[Saved entries]
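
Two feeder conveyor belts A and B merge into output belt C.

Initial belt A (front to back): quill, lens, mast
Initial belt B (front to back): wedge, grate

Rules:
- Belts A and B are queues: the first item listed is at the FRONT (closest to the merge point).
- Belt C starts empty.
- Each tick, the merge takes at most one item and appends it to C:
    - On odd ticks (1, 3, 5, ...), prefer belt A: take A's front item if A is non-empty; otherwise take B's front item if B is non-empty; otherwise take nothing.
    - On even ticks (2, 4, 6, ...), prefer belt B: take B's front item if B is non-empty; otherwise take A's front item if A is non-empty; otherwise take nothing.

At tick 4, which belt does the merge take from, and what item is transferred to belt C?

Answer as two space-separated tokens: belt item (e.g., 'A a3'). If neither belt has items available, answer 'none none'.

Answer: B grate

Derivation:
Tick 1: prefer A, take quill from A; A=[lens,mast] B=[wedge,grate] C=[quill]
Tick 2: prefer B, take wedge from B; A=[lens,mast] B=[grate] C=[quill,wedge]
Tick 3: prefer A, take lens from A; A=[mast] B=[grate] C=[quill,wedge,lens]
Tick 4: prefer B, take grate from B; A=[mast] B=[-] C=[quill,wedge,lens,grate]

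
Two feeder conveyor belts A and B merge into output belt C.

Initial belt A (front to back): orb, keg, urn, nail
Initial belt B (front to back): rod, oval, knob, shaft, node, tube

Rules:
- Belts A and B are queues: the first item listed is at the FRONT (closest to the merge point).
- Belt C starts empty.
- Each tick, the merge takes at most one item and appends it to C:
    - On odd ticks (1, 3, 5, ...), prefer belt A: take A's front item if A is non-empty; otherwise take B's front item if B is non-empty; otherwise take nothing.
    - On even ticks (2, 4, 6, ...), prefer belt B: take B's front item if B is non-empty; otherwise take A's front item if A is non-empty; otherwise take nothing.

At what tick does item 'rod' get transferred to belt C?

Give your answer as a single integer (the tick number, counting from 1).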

TASK DETAILS:
Please write out all the data above, exactly as it reads.

OUTPUT OF THE EXERCISE:
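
Two feeder conveyor belts A and B merge into output belt C.

Initial belt A (front to back): quill, lens, mast
Initial belt B (front to back): wedge, grate

Rules:
- Belts A and B are queues: the first item listed is at the FRONT (closest to the merge point).
- Belt C starts empty.
- Each tick, the merge takes at most one item and appends it to C:
    - On odd ticks (1, 3, 5, ...), prefer belt A: take A's front item if A is non-empty; otherwise take B's front item if B is non-empty; otherwise take nothing.
    - On even ticks (2, 4, 6, ...), prefer belt B: take B's front item if B is non-empty; otherwise take A's front item if A is non-empty; otherwise take nothing.

At tick 4, which belt does the merge take from, and what item is transferred to belt C?

Answer as two space-separated tokens: belt item (e.g., 'A a3'). If neither belt has items available, answer 'none none'.

Answer: B grate

Derivation:
Tick 1: prefer A, take quill from A; A=[lens,mast] B=[wedge,grate] C=[quill]
Tick 2: prefer B, take wedge from B; A=[lens,mast] B=[grate] C=[quill,wedge]
Tick 3: prefer A, take lens from A; A=[mast] B=[grate] C=[quill,wedge,lens]
Tick 4: prefer B, take grate from B; A=[mast] B=[-] C=[quill,wedge,lens,grate]

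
Two feeder conveyor belts A and B merge into output belt C.

Initial belt A (front to back): orb, keg, urn, nail
Initial belt B (front to back): rod, oval, knob, shaft, node, tube

Rules:
- Belts A and B are queues: the first item listed is at the FRONT (closest to the merge point).
- Belt C starts empty.
- Each tick, the merge takes at most one item and appends it to C:
    - On odd ticks (1, 3, 5, ...), prefer belt A: take A's front item if A is non-empty; otherwise take B's front item if B is non-empty; otherwise take nothing.
    - On even ticks (2, 4, 6, ...), prefer belt B: take B's front item if B is non-empty; otherwise take A's front item if A is non-empty; otherwise take nothing.

At what tick does item 'rod' get transferred to belt C?

Give your answer as a single integer (the tick number, counting from 1).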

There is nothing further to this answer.